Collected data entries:
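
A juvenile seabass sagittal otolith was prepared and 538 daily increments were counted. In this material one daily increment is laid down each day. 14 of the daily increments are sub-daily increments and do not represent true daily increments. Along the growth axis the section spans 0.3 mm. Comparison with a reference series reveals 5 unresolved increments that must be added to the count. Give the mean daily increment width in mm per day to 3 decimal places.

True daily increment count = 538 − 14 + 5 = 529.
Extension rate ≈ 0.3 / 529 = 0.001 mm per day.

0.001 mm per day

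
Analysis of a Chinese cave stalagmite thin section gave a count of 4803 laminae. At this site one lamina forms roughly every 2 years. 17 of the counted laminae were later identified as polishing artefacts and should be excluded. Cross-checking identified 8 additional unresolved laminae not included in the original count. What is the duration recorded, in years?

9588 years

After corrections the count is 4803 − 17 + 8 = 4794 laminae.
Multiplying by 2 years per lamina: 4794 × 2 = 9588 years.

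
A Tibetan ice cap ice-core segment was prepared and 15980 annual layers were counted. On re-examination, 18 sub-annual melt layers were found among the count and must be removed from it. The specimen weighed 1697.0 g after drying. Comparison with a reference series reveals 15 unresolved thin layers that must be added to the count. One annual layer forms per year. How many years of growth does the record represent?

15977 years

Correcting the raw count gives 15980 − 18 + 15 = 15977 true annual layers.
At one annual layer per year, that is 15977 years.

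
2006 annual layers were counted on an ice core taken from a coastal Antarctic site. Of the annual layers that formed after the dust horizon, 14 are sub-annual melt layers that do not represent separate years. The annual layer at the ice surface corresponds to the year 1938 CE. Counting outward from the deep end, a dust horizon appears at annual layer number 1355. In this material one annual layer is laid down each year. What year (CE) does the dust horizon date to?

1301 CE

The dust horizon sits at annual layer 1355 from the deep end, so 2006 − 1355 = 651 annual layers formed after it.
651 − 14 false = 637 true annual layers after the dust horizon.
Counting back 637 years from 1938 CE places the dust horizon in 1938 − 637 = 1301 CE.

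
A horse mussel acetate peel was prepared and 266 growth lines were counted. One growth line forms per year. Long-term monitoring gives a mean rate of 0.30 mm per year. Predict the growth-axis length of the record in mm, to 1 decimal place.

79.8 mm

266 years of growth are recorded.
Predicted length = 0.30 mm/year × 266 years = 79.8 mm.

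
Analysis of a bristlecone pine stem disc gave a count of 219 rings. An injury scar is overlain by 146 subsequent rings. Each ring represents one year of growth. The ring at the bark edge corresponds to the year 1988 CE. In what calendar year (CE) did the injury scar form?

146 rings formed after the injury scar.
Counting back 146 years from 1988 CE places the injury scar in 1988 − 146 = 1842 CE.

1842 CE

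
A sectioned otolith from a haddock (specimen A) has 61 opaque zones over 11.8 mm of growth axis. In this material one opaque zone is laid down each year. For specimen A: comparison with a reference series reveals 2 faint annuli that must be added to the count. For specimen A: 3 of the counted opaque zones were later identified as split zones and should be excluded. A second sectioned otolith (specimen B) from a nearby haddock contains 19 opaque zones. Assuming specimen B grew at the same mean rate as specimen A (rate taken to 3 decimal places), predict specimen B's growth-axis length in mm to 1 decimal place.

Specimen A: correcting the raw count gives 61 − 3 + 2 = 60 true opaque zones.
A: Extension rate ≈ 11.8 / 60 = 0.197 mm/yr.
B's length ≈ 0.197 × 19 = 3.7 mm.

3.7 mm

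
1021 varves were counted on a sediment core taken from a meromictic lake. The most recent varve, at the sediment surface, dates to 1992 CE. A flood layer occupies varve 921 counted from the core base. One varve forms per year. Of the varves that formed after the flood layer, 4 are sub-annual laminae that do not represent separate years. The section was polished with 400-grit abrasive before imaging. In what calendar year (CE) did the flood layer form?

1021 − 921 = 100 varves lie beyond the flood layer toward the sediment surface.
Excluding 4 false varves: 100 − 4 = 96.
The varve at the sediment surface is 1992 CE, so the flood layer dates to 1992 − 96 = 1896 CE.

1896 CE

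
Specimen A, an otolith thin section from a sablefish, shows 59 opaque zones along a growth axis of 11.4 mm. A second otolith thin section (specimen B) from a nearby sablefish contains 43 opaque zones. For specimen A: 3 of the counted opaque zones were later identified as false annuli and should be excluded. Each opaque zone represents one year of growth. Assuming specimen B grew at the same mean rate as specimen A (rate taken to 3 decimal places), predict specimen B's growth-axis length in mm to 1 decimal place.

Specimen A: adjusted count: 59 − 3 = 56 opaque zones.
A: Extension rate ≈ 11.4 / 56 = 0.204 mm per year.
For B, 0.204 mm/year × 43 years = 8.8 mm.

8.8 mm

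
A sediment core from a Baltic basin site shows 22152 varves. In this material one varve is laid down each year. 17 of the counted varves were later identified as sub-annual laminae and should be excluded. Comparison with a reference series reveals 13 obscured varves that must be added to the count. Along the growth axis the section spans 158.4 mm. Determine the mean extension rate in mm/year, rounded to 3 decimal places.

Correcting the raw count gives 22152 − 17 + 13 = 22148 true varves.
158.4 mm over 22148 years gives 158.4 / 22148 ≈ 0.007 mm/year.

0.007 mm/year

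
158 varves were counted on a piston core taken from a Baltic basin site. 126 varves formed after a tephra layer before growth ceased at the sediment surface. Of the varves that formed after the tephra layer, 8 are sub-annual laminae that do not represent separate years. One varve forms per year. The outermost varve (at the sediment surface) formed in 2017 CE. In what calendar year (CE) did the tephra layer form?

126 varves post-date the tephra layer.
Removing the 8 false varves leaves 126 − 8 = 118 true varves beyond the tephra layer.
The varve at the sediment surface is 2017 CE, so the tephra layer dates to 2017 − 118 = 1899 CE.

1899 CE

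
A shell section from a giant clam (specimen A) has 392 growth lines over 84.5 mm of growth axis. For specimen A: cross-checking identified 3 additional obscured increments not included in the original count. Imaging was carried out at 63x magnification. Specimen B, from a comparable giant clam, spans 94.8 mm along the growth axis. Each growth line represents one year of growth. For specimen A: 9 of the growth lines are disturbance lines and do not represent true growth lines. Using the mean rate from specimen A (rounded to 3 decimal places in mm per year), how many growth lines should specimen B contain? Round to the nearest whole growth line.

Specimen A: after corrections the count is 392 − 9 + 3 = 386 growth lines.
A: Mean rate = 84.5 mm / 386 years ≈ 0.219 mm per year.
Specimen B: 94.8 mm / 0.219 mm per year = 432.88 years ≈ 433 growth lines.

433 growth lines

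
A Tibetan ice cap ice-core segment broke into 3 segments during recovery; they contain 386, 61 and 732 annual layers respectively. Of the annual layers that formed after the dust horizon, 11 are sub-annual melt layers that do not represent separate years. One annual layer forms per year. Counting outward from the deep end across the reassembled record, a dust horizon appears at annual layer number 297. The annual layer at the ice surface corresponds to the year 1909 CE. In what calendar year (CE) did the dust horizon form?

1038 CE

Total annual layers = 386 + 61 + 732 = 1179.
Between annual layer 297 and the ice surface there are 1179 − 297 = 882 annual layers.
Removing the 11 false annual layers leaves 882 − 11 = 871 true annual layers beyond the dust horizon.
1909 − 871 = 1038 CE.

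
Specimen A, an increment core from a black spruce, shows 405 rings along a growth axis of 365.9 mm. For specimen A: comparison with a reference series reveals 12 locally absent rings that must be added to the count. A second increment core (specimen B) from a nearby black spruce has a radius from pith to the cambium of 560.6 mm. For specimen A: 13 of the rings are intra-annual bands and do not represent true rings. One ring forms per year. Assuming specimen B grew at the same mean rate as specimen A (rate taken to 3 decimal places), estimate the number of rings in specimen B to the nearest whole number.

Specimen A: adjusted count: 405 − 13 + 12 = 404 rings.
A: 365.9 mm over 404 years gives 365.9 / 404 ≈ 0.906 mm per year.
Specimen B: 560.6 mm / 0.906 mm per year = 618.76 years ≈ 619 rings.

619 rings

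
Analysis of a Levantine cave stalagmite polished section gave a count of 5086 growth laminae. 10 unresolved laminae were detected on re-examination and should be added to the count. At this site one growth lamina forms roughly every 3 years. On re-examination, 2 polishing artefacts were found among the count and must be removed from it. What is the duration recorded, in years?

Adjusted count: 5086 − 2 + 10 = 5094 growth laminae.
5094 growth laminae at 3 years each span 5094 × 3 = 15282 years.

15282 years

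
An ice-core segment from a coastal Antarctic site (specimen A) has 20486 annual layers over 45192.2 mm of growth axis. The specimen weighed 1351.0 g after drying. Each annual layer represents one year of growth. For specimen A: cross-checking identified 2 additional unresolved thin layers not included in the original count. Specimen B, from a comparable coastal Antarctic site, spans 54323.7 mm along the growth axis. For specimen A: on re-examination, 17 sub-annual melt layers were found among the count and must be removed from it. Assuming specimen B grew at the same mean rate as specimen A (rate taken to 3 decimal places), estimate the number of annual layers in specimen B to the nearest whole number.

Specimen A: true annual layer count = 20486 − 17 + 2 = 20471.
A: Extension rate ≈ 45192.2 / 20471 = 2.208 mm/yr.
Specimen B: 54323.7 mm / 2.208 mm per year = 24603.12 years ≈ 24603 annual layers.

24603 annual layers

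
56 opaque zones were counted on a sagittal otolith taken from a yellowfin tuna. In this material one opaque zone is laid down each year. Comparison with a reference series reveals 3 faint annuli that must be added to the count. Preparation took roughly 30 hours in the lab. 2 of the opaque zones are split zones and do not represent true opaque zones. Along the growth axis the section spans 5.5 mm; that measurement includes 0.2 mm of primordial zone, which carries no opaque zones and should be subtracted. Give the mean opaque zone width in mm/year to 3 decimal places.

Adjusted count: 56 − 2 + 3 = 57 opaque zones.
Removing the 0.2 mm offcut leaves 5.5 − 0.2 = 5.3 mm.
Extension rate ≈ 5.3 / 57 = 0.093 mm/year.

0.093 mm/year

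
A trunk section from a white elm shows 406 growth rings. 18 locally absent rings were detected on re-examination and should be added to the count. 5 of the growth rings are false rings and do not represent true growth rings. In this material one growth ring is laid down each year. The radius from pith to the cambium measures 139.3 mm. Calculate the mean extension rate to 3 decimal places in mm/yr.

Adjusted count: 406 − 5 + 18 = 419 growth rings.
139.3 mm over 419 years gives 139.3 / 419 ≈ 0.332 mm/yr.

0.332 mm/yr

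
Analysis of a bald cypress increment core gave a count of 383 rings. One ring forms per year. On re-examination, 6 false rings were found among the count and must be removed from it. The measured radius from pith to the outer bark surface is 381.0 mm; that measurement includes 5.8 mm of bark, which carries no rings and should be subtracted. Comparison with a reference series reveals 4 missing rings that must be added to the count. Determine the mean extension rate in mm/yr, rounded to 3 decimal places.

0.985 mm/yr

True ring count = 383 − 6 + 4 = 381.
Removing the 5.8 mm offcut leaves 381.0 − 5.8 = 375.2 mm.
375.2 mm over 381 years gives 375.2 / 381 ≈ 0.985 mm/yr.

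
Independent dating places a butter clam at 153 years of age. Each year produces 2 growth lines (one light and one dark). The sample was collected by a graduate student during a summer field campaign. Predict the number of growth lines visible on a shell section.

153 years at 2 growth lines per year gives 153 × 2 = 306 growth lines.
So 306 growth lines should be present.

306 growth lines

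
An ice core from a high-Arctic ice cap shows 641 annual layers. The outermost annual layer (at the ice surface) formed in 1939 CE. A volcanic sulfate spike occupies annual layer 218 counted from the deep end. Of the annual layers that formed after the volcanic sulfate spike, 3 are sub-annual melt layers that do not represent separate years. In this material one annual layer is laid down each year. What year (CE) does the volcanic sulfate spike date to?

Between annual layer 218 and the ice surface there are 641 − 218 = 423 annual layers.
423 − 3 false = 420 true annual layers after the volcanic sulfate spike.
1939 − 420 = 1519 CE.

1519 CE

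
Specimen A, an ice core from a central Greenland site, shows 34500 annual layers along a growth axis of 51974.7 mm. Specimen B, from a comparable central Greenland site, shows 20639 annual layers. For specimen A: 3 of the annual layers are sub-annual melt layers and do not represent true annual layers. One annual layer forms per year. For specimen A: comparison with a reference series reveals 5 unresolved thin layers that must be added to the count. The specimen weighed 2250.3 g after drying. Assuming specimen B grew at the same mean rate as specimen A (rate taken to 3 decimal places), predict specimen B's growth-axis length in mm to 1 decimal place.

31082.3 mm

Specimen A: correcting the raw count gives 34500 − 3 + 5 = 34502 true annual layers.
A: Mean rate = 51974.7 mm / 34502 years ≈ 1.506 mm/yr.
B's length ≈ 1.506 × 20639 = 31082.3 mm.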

[Required action] Exact copies of the line with "Specimen A, an ice" and of every later line in the entries make up the whole answer.

[Answer for this exercise]
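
Specimen A, an ice core from a central Greenland site, shows 34500 annual layers along a growth axis of 51974.7 mm. Specimen B, from a comparable central Greenland site, shows 20639 annual layers. For specimen A: 3 of the annual layers are sub-annual melt layers and do not represent true annual layers. One annual layer forms per year. For specimen A: comparison with a reference series reveals 5 unresolved thin layers that must be added to the count. The specimen weighed 2250.3 g after drying. Assuming specimen B grew at the same mean rate as specimen A (rate taken to 3 decimal places), predict specimen B's growth-axis length in mm to 1 decimal place.

31082.3 mm

Specimen A: correcting the raw count gives 34500 − 3 + 5 = 34502 true annual layers.
A: Mean rate = 51974.7 mm / 34502 years ≈ 1.506 mm/yr.
B's length ≈ 1.506 × 20639 = 31082.3 mm.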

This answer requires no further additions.